START PROVIDED RECORDS
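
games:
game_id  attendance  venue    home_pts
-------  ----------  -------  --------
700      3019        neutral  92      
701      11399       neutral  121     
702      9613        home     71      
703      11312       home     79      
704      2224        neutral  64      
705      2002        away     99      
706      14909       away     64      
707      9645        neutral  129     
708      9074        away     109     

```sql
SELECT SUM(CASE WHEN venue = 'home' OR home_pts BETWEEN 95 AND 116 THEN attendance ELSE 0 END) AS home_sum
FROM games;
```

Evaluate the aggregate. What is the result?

game_id=700: ✗
game_id=701: ✗
game_id=702: ✓ → 9613
game_id=703: ✓ → 11312
game_id=704: ✗
game_id=705: ✓ → 2002
game_id=706: ✗
game_id=707: ✗
game_id=708: ✓ → 9074
home_sum = 9613 + 11312 + 2002 + 9074 = 32001

32001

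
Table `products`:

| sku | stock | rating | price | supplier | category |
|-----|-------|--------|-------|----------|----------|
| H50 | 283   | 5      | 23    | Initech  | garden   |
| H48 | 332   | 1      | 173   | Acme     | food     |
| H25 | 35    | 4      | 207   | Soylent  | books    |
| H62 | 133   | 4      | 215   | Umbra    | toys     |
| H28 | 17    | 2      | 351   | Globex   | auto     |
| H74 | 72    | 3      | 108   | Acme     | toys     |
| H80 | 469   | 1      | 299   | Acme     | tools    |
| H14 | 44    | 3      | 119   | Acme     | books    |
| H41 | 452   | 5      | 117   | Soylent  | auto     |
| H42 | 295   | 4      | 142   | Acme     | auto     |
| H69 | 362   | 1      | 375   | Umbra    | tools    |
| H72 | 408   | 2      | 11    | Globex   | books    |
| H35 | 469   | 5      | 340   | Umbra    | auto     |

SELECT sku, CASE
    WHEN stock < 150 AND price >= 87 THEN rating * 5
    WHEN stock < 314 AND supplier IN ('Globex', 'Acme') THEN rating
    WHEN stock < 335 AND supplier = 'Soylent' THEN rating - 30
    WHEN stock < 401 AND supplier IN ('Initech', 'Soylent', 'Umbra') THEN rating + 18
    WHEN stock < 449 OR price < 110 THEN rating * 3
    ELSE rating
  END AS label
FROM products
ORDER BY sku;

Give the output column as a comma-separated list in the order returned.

15, 20, 10, 5, 5, 4, 3, 23, 20, 19, 6, 15, 1

sku=H14: stock < 150 AND price >= 87 → 15
sku=H25: stock < 150 AND price >= 87 → 20
sku=H28: stock < 150 AND price >= 87 → 10
sku=H35: ELSE → 5
sku=H41: ELSE → 5
sku=H42: stock < 314 AND supplier IN ('Globex', 'Acme') → 4
sku=H48: stock < 449 OR price < 110 → 3
sku=H50: stock < 401 AND supplier IN ('Initech', 'Soylent', 'Umbra') → 23
sku=H62: stock < 150 AND price >= 87 → 20
sku=H69: stock < 401 AND supplier IN ('Initech', 'Soylent', 'Umbra') → 19
sku=H72: stock < 449 OR price < 110 → 6
sku=H74: stock < 150 AND price >= 87 → 15
sku=H80: ELSE → 1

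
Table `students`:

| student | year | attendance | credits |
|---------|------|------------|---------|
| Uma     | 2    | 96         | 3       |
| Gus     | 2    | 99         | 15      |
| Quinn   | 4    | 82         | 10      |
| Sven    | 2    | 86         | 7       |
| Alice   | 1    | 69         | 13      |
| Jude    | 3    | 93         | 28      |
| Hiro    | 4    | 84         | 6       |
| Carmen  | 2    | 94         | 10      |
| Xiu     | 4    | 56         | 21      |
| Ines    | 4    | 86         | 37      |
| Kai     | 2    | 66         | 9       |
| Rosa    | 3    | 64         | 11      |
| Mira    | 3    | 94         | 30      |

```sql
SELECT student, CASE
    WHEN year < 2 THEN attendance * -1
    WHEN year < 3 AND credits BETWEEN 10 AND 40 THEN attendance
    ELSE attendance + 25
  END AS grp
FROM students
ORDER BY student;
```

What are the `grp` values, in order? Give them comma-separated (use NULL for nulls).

-69, 94, 99, 109, 111, 118, 91, 119, 107, 89, 111, 121, 81

student=Alice: year < 2 → -69
student=Carmen: year < 3 AND credits BETWEEN 10 AND 40 → 94
student=Gus: year < 3 AND credits BETWEEN 10 AND 40 → 99
student=Hiro: ELSE → 109
student=Ines: ELSE → 111
student=Jude: ELSE → 118
student=Kai: ELSE → 91
student=Mira: ELSE → 119
student=Quinn: ELSE → 107
student=Rosa: ELSE → 89
student=Sven: ELSE → 111
student=Uma: ELSE → 121
student=Xiu: ELSE → 81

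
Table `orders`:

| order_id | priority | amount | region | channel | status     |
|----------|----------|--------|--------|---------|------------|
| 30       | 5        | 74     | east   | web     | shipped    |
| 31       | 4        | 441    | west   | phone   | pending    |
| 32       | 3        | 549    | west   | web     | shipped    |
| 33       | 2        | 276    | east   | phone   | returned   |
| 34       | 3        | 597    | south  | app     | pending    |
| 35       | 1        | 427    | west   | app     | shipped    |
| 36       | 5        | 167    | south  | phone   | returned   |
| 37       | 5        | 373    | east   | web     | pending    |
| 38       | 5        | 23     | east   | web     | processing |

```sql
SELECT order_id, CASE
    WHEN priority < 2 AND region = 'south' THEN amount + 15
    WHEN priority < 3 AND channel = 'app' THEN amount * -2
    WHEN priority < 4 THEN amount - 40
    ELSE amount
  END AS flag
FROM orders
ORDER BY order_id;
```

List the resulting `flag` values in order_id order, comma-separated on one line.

74, 441, 509, 236, 557, -854, 167, 373, 23

order_id=30: ELSE → 74
order_id=31: ELSE → 441
order_id=32: priority < 4 → 509
order_id=33: priority < 4 → 236
order_id=34: priority < 4 → 557
order_id=35: priority < 3 AND channel = 'app' → -854
order_id=36: ELSE → 167
order_id=37: ELSE → 373
order_id=38: ELSE → 23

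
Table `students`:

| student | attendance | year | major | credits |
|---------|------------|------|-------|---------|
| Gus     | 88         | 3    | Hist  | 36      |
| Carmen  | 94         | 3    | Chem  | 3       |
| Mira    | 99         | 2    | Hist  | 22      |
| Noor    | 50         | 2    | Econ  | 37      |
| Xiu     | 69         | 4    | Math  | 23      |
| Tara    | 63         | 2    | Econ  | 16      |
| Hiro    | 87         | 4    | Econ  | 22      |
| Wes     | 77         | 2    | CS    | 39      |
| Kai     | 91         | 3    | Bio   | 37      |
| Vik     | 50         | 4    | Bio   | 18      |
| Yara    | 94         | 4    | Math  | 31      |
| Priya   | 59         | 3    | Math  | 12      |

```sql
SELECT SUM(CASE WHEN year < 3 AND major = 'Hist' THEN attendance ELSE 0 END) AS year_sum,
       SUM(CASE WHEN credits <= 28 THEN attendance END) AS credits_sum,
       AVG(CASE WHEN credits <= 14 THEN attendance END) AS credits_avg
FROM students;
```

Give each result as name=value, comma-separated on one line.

[year_sum: year < 3 AND major = 'Hist']
student=Gus: ✗
student=Carmen: ✗
student=Mira: ✓ → 99
student=Noor: ✗
student=Xiu: ✗
student=Tara: ✗
student=Hiro: ✗
student=Wes: ✗
student=Kai: ✗
student=Vik: ✗
student=Yara: ✗
student=Priya: ✗
year_sum = 99
—
[credits_sum: credits <= 28]
student=Gus: ✗
student=Carmen: ✓ → 94
student=Mira: ✓ → 99
student=Noor: ✗
student=Xiu: ✓ → 69
student=Tara: ✓ → 63
student=Hiro: ✓ → 87
student=Wes: ✗
student=Kai: ✗
student=Vik: ✓ → 50
student=Yara: ✗
student=Priya: ✓ → 59
credits_sum = 94 + 99 + 69 + 63 + 87 + 50 + 59 = 521
—
[credits_avg: credits <= 14]
student=Gus: ✗
student=Carmen: ✓ → 94
student=Mira: ✗
student=Noor: ✗
student=Xiu: ✗
student=Tara: ✗
student=Hiro: ✗
student=Wes: ✗
student=Kai: ✗
student=Vik: ✗
student=Yara: ✗
student=Priya: ✓ → 59
credits_avg = (94 + 59) / 2 = 76.5

year_sum=99, credits_sum=521, credits_avg=76.5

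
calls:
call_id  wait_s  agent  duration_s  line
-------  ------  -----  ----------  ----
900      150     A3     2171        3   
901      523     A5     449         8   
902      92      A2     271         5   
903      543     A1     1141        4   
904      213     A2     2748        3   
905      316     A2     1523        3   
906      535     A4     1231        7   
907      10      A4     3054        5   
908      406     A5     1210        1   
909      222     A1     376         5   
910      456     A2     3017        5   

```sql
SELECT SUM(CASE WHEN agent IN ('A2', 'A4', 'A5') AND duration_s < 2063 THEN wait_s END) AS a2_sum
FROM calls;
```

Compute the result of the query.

call_id=900: ✗
call_id=901: ✓ → 523
call_id=902: ✓ → 92
call_id=903: ✗
call_id=904: ✗
call_id=905: ✓ → 316
call_id=906: ✓ → 535
call_id=907: ✗
call_id=908: ✓ → 406
call_id=909: ✗
call_id=910: ✗
a2_sum = 523 + 92 + 316 + 535 + 406 = 1872

1872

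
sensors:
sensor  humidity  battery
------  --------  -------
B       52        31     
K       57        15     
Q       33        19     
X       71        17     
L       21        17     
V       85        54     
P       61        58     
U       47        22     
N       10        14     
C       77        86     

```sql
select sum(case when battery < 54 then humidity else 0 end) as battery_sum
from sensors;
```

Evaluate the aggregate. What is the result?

sensor=B: ✓ → 52
sensor=K: ✓ → 57
sensor=Q: ✓ → 33
sensor=X: ✓ → 71
sensor=L: ✓ → 21
sensor=V: ✗
sensor=P: ✗
sensor=U: ✓ → 47
sensor=N: ✓ → 10
sensor=C: ✗
battery_sum = 52 + 57 + 33 + 71 + 21 + 47 + 10 = 291

291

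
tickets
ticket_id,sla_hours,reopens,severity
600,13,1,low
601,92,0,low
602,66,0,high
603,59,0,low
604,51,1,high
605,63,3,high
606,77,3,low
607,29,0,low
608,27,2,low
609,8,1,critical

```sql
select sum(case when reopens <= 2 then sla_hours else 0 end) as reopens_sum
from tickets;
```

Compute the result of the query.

345

ticket_id=600: ✓ → 13
ticket_id=601: ✓ → 92
ticket_id=602: ✓ → 66
ticket_id=603: ✓ → 59
ticket_id=604: ✓ → 51
ticket_id=605: ✗
ticket_id=606: ✗
ticket_id=607: ✓ → 29
ticket_id=608: ✓ → 27
ticket_id=609: ✓ → 8
reopens_sum = 13 + 92 + 66 + 59 + 51 + 29 + 27 + 8 = 345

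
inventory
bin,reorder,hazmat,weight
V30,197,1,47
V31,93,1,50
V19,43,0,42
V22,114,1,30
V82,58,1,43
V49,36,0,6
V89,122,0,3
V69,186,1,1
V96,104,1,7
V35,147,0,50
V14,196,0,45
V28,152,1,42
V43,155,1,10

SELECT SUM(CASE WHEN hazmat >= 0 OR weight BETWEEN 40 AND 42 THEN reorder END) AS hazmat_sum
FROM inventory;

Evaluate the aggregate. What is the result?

1603

bin=V30: ✓ → 197
bin=V31: ✓ → 93
bin=V19: ✓ → 43
bin=V22: ✓ → 114
bin=V82: ✓ → 58
bin=V49: ✓ → 36
bin=V89: ✓ → 122
bin=V69: ✓ → 186
bin=V96: ✓ → 104
bin=V35: ✓ → 147
bin=V14: ✓ → 196
bin=V28: ✓ → 152
bin=V43: ✓ → 155
hazmat_sum = 197 + 93 + 43 + 114 + 58 + 36 + 122 + 186 + 104 + 147 + 196 + 152 + 155 = 1603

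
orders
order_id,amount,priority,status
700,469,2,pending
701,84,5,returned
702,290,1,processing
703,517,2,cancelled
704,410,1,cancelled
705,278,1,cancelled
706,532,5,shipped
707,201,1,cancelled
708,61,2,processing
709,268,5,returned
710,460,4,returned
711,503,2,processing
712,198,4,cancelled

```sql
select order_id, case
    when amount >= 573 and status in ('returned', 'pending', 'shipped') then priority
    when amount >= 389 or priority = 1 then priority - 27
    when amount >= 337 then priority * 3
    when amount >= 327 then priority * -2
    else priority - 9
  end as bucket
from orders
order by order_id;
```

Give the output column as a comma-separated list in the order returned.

order_id=700: amount >= 389 or priority = 1 → -25
order_id=701: ELSE → -4
order_id=702: amount >= 389 or priority = 1 → -26
order_id=703: amount >= 389 or priority = 1 → -25
order_id=704: amount >= 389 or priority = 1 → -26
order_id=705: amount >= 389 or priority = 1 → -26
order_id=706: amount >= 389 or priority = 1 → -22
order_id=707: amount >= 389 or priority = 1 → -26
order_id=708: ELSE → -7
order_id=709: ELSE → -4
order_id=710: amount >= 389 or priority = 1 → -23
order_id=711: amount >= 389 or priority = 1 → -25
order_id=712: ELSE → -5

-25, -4, -26, -25, -26, -26, -22, -26, -7, -4, -23, -25, -5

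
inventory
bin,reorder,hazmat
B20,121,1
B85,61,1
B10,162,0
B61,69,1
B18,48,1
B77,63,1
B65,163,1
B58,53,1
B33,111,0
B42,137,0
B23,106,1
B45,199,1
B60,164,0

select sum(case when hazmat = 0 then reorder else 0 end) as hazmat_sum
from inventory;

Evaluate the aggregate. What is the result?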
END PROVIDED RECORDS
How many lines in the entries include "pending"? Only the number is wanted.

5